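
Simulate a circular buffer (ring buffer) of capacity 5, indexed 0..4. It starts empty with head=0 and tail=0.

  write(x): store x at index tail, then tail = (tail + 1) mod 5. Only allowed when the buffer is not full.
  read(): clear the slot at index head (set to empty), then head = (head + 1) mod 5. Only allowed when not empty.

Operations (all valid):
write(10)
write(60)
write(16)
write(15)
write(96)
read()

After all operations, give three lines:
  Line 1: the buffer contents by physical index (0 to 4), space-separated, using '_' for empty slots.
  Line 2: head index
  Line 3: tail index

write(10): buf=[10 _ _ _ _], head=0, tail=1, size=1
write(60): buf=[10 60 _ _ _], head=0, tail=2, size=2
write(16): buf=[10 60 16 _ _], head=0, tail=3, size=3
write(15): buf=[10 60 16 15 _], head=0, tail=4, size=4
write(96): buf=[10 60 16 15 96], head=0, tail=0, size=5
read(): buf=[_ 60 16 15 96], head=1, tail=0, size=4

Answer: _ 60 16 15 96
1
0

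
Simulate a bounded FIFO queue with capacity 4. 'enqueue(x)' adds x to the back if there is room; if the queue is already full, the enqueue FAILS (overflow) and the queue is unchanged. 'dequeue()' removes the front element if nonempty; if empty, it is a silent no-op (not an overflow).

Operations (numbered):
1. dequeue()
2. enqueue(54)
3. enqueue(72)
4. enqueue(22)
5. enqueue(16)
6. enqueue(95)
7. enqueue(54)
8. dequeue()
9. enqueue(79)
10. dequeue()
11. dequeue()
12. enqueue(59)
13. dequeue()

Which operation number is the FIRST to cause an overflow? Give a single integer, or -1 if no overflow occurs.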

┄┄┄┄┄┄┄┄┄┄┄┄┄┄┄┄┄┄┄┄

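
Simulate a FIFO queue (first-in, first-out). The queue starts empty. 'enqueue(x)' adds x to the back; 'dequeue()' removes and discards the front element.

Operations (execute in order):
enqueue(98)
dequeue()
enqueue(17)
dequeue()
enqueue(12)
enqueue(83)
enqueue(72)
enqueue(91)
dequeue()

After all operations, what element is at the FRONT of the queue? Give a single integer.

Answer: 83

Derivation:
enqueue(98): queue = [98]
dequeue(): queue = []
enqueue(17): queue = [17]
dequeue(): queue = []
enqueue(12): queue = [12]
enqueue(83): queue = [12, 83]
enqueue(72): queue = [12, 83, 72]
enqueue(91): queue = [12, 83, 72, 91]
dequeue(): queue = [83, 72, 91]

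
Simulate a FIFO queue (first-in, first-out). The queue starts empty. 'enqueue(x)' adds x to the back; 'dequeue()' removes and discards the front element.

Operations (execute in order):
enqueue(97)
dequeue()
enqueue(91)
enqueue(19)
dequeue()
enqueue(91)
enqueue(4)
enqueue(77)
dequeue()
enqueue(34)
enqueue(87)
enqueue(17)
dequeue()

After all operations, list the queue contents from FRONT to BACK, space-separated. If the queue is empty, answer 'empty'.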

┄┄┄┄┄┄┄┄┄┄┄┄┄┄┄┄┄┄┄┄

- Your objective
Select every line above that contains the word "space", and copy it.

- Response below
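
  Line 1: the buffer contents by physical index (0 to 4), space-separated, using '_' for empty slots.
After all operations, list the queue contents from FRONT to BACK, space-separated. If the queue is empty, answer 'empty'.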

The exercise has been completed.